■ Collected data
· · · ·

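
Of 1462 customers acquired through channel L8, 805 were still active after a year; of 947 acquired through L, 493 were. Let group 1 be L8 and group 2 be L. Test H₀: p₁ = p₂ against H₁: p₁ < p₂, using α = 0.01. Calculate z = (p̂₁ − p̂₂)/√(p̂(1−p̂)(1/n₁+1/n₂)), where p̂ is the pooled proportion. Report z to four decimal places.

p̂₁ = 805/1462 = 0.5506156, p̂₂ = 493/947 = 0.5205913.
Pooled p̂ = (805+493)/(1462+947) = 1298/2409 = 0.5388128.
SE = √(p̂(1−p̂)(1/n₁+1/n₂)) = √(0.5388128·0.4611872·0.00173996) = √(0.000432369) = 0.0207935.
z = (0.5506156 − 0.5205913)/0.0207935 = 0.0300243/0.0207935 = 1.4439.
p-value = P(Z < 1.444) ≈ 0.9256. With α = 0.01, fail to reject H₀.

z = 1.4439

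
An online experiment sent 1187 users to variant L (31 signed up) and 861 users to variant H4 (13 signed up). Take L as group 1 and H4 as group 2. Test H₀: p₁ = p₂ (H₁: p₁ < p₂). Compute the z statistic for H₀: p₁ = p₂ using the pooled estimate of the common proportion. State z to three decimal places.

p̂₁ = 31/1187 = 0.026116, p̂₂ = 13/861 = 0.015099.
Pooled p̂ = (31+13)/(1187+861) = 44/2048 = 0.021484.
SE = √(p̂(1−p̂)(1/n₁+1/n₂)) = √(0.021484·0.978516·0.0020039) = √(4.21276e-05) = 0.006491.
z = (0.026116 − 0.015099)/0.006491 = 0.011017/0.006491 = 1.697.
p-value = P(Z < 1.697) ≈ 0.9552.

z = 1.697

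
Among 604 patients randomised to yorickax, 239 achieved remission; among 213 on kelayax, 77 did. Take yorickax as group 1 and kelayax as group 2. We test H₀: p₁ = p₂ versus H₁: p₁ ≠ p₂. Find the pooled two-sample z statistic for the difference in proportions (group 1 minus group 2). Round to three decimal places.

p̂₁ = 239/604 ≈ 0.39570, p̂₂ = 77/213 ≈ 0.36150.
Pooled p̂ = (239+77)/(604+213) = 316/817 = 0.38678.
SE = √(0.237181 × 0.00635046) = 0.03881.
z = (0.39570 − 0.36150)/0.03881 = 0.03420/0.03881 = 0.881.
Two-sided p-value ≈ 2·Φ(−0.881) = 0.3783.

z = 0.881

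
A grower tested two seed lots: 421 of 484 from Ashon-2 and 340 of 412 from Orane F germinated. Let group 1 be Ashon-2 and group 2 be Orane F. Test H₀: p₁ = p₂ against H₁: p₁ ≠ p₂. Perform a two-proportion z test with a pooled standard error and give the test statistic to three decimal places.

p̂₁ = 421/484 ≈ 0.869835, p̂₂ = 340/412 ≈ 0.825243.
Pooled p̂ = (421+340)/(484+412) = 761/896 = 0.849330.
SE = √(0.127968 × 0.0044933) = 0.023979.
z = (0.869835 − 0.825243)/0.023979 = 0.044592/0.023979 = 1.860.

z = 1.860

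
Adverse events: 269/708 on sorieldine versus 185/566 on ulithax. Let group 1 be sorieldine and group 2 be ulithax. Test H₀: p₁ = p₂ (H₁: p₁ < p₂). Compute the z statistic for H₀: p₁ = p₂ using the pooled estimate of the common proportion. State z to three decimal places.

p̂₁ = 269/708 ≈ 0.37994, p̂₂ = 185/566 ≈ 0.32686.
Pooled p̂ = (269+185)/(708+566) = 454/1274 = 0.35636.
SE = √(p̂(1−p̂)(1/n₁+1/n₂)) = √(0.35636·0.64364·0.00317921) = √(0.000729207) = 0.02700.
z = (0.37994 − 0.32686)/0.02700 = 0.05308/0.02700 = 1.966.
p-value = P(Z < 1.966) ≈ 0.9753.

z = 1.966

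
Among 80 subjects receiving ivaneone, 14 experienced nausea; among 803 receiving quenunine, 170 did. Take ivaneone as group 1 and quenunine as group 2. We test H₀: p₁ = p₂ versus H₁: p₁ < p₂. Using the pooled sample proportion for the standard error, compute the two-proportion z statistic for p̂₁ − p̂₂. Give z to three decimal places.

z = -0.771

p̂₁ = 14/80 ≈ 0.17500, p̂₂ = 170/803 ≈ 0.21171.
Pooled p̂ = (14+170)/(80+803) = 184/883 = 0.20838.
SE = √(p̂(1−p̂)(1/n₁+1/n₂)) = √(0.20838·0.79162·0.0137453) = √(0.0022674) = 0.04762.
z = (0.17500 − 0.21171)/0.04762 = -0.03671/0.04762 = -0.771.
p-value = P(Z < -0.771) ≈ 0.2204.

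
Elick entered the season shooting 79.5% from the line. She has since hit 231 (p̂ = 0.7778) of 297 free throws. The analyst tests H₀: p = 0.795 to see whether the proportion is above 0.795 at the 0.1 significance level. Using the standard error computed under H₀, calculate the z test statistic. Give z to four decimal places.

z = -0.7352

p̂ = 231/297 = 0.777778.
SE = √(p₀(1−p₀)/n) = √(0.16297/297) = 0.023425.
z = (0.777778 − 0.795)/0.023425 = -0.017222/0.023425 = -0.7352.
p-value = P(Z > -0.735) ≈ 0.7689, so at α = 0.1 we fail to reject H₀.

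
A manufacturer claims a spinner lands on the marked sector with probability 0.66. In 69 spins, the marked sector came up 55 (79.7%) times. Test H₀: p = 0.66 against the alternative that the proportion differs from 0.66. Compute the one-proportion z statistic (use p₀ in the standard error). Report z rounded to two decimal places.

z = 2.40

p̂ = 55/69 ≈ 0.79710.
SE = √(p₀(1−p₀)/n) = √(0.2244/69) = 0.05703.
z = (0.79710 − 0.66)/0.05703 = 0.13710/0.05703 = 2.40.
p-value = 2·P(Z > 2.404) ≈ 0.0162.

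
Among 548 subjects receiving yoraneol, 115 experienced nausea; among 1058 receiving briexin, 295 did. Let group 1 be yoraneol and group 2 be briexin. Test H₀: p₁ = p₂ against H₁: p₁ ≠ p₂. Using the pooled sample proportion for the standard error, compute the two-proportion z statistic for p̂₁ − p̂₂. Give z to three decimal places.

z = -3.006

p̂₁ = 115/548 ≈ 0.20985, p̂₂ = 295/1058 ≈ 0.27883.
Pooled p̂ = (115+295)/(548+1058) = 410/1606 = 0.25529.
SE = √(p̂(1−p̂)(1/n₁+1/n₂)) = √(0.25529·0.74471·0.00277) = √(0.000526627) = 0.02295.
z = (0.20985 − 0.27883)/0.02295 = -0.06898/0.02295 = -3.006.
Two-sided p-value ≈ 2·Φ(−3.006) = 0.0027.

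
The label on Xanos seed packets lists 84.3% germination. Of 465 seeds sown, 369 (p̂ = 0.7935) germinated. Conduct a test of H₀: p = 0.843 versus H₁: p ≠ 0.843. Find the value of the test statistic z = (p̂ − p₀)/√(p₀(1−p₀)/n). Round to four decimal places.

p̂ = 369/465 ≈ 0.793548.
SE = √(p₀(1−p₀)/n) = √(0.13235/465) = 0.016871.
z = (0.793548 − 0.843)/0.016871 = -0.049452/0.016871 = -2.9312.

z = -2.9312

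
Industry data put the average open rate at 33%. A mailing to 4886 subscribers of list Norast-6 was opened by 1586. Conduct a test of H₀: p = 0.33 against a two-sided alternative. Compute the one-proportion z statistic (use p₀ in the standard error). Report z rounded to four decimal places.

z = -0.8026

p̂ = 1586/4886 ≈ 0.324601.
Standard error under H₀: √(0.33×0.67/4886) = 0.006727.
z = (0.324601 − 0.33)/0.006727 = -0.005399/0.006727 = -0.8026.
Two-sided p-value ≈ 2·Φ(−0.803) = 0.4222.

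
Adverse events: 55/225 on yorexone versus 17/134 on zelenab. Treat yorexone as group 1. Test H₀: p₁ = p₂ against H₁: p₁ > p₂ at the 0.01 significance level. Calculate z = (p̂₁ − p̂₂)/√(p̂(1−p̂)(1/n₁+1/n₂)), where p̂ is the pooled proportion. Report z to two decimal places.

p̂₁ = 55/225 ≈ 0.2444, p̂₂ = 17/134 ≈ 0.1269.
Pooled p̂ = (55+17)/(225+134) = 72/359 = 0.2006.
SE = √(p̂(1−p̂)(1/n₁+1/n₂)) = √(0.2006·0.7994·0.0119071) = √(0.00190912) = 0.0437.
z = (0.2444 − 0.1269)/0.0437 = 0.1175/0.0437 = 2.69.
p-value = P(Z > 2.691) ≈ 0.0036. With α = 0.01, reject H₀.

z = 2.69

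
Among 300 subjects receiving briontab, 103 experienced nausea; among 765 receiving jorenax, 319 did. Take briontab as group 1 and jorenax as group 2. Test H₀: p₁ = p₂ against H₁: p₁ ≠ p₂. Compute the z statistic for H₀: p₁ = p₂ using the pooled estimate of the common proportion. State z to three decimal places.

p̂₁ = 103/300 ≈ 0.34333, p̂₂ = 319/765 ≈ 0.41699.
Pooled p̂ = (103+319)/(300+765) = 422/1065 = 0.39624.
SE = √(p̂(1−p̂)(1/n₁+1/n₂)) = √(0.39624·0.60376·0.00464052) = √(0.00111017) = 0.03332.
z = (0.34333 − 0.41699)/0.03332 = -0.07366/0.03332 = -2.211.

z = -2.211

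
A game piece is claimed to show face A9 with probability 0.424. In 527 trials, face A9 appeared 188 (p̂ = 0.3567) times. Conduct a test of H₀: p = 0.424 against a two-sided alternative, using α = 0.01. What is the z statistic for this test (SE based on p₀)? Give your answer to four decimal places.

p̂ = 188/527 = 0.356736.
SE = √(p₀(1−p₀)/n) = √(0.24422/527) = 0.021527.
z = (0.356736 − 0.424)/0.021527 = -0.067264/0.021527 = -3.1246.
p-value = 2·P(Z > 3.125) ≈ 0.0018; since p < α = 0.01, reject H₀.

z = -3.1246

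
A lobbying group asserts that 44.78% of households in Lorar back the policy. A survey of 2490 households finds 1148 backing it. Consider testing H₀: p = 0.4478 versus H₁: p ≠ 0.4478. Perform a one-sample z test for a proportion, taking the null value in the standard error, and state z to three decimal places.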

· · · ·

■ What you will do
Within the records above, the line carrying "A game piece" starts the range and the last line ends it. Set down that range exactly.

■ Exercise solution
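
A game piece is claimed to show face A9 with probability 0.424. In 527 trials, face A9 appeared 188 (p̂ = 0.3567) times. Conduct a test of H₀: p = 0.424 against a two-sided alternative, using α = 0.01. What is the z statistic for this test (SE based on p₀)? Give your answer to four decimal places.

p̂ = 188/527 = 0.356736.
SE = √(p₀(1−p₀)/n) = √(0.24422/527) = 0.021527.
z = (0.356736 − 0.424)/0.021527 = -0.067264/0.021527 = -3.1246.
p-value = 2·P(Z > 3.125) ≈ 0.0018; since p < α = 0.01, reject H₀.

z = -3.1246

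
A lobbying group asserts that 44.78% of households in Lorar back the policy. A survey of 2490 households finds 1148 backing it. Consider testing H₀: p = 0.4478 versus H₁: p ≠ 0.4478. Perform a one-sample z test for a proportion, taking the null value in the standard error, and state z to three decimal places.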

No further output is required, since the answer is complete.